**GOAL OF THE EXERCISE**
Your output should be the line with "7. literal('H')" followed by every remaining line of the entries, reproduced exactly.

Items from a dataset
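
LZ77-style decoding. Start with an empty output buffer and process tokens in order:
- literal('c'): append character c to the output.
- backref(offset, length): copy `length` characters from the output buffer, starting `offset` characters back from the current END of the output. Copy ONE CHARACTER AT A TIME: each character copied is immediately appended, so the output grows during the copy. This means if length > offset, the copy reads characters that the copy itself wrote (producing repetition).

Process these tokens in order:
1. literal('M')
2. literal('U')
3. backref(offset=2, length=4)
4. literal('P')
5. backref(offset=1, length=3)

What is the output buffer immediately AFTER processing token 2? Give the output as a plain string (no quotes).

Token 1: literal('M'). Output: "M"
Token 2: literal('U'). Output: "MU"

Answer: MU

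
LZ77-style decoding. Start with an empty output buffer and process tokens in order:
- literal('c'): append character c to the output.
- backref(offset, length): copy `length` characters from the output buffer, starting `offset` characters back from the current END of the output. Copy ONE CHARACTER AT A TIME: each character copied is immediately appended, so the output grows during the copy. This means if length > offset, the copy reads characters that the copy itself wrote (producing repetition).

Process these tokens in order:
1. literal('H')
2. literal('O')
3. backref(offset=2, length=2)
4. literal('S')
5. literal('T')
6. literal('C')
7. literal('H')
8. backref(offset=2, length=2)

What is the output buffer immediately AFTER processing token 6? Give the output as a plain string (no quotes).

Token 1: literal('H'). Output: "H"
Token 2: literal('O'). Output: "HO"
Token 3: backref(off=2, len=2). Copied 'HO' from pos 0. Output: "HOHO"
Token 4: literal('S'). Output: "HOHOS"
Token 5: literal('T'). Output: "HOHOST"
Token 6: literal('C'). Output: "HOHOSTC"

Answer: HOHOSTC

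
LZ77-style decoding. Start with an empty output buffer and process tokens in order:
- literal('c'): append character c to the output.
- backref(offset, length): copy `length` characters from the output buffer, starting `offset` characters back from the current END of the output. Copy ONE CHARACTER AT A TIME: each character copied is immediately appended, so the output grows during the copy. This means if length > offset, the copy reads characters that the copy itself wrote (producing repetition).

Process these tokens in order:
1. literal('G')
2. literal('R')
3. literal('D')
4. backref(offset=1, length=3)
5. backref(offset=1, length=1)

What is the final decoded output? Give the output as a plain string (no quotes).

Token 1: literal('G'). Output: "G"
Token 2: literal('R'). Output: "GR"
Token 3: literal('D'). Output: "GRD"
Token 4: backref(off=1, len=3) (overlapping!). Copied 'DDD' from pos 2. Output: "GRDDDD"
Token 5: backref(off=1, len=1). Copied 'D' from pos 5. Output: "GRDDDDD"

Answer: GRDDDDD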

**YOUR SOLUTION**
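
7. literal('H')
8. backref(offset=2, length=2)

What is the output buffer immediately AFTER processing token 6? Give the output as a plain string (no quotes).

Token 1: literal('H'). Output: "H"
Token 2: literal('O'). Output: "HO"
Token 3: backref(off=2, len=2). Copied 'HO' from pos 0. Output: "HOHO"
Token 4: literal('S'). Output: "HOHOS"
Token 5: literal('T'). Output: "HOHOST"
Token 6: literal('C'). Output: "HOHOSTC"

Answer: HOHOSTC

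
LZ77-style decoding. Start with an empty output buffer and process tokens in order:
- literal('c'): append character c to the output.
- backref(offset, length): copy `length` characters from the output buffer, starting `offset` characters back from the current END of the output. Copy ONE CHARACTER AT A TIME: each character copied is immediately appended, so the output grows during the copy. This means if length > offset, the copy reads characters that the copy itself wrote (producing repetition).

Process these tokens in order:
1. literal('G')
2. literal('R')
3. literal('D')
4. backref(offset=1, length=3)
5. backref(offset=1, length=1)

What is the final decoded output? Give the output as a plain string (no quotes).

Token 1: literal('G'). Output: "G"
Token 2: literal('R'). Output: "GR"
Token 3: literal('D'). Output: "GRD"
Token 4: backref(off=1, len=3) (overlapping!). Copied 'DDD' from pos 2. Output: "GRDDDD"
Token 5: backref(off=1, len=1). Copied 'D' from pos 5. Output: "GRDDDDD"

Answer: GRDDDDD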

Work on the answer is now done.